* Work order *
Within the records, find every line that includes the word "Answer" and copy it.

+++ Data extracts +++

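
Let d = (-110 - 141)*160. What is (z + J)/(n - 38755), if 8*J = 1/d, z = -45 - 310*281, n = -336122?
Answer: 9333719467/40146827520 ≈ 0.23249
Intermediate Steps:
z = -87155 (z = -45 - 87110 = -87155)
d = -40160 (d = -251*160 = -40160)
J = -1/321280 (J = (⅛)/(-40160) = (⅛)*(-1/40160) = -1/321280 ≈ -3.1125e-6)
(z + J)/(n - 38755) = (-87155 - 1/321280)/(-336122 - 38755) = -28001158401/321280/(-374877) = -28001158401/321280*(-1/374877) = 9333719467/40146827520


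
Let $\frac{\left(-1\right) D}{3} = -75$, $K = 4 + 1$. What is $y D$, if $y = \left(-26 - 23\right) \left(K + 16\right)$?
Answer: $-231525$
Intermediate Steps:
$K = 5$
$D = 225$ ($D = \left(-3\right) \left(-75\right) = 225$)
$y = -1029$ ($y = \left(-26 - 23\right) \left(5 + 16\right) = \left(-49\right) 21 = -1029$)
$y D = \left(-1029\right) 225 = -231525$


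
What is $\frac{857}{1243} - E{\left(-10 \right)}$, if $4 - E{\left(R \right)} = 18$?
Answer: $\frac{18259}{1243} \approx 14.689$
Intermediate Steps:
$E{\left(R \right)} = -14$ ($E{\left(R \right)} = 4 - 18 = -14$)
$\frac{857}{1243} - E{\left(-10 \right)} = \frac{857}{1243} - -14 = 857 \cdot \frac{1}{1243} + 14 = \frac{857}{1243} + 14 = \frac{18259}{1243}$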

+++
+++ Data extracts +++

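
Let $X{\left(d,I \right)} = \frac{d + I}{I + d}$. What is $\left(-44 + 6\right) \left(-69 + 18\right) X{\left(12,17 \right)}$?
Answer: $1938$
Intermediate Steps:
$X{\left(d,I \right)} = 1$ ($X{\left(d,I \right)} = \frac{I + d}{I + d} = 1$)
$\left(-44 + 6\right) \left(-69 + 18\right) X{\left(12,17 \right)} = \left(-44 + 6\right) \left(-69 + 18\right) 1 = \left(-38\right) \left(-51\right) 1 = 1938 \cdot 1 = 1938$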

+++
+++ Data extracts +++

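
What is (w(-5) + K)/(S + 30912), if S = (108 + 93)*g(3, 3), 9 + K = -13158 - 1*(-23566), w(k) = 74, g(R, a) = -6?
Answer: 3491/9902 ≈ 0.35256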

+++

* Solution for this task *
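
Answer: 9333719467/40146827520 ≈ 0.23249
Answer: $-231525$
Answer: $\frac{18259}{1243} \approx 14.689$
Answer: $1938$
Answer: 3491/9902 ≈ 0.35256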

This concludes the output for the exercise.